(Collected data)
^^^^^^^^

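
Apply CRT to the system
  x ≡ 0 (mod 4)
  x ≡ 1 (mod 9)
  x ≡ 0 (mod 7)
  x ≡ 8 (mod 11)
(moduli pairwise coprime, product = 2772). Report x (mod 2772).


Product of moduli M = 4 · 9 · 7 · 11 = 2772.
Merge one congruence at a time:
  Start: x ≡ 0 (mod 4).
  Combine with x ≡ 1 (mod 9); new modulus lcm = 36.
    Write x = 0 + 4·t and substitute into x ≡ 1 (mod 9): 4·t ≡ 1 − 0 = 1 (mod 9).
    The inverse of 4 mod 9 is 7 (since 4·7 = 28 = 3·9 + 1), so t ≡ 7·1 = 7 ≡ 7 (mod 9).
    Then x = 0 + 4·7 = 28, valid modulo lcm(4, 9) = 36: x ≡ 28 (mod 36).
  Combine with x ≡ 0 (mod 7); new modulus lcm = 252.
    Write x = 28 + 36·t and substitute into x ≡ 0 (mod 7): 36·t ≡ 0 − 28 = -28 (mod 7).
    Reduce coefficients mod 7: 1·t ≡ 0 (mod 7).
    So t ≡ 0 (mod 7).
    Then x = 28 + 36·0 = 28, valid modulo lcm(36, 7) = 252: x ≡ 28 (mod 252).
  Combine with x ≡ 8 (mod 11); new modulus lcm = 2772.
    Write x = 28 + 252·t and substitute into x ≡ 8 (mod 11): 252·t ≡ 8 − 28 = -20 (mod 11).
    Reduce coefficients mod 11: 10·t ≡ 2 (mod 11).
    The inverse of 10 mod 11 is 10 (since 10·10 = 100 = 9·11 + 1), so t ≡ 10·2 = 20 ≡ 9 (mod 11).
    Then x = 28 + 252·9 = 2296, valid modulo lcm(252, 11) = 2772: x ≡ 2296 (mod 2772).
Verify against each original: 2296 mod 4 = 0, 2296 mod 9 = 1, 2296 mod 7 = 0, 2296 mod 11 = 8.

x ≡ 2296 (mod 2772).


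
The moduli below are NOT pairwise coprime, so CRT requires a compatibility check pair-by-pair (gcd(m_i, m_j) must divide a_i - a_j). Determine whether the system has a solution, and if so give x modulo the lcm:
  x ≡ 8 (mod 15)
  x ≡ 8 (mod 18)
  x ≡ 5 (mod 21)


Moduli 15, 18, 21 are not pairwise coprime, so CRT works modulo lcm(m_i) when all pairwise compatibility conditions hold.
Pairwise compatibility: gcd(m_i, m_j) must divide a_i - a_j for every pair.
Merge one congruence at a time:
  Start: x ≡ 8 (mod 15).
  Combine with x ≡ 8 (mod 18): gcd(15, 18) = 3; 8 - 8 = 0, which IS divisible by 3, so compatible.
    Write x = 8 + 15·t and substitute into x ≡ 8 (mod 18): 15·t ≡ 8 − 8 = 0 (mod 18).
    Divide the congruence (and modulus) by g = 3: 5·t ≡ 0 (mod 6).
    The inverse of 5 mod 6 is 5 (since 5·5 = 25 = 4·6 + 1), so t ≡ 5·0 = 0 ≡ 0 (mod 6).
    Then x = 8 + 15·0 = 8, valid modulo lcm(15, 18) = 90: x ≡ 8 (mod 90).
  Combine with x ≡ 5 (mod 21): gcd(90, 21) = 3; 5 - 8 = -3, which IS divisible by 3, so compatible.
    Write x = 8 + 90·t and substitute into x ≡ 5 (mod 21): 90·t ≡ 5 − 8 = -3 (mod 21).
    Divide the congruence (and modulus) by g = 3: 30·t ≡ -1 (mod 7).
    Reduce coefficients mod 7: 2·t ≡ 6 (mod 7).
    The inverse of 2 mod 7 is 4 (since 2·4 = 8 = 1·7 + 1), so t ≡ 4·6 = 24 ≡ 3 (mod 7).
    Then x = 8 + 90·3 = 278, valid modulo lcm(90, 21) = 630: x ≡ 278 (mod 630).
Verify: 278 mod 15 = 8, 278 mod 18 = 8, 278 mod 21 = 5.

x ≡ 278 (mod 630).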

^^^^^^^^

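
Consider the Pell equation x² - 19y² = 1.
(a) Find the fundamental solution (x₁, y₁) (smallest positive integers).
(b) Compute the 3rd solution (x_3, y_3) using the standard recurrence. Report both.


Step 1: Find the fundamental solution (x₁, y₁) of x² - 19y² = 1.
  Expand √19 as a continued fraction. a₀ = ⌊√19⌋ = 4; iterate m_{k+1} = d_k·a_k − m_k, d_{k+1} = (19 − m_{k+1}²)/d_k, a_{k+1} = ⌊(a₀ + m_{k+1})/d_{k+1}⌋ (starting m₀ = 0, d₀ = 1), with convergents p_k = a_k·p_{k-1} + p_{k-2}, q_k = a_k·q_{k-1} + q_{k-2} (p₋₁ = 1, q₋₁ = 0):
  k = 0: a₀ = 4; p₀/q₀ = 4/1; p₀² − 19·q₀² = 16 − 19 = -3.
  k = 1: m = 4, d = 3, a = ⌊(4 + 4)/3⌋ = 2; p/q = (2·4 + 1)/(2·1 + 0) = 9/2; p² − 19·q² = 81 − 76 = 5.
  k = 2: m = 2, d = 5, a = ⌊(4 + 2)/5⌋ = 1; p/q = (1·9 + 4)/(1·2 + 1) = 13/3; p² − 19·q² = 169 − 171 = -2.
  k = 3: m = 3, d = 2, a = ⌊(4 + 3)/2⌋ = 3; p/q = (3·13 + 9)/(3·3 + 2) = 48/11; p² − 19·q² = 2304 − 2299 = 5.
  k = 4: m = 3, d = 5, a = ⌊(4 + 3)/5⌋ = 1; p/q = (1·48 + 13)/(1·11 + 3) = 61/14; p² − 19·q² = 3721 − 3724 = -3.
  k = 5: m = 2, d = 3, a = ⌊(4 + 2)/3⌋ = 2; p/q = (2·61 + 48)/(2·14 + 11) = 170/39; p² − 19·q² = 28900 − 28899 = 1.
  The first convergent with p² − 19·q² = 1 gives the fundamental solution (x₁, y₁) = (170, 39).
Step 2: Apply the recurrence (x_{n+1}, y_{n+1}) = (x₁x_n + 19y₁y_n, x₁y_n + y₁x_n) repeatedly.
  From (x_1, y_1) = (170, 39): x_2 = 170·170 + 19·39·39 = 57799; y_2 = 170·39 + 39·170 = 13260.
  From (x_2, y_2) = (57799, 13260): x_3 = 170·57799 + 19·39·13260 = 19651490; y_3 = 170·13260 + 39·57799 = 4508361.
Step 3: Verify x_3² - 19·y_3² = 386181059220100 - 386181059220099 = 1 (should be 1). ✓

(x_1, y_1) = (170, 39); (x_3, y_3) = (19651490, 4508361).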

^^^^^^^^

Which lines above contain the word "system"? Copy each one.

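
Apply CRT to the system
The moduli below are NOT pairwise coprime, so CRT requires a compatibility check pair-by-pair (gcd(m_i, m_j) must divide a_i - a_j). Determine whether the system has a solution, and if so give x modulo the lcm: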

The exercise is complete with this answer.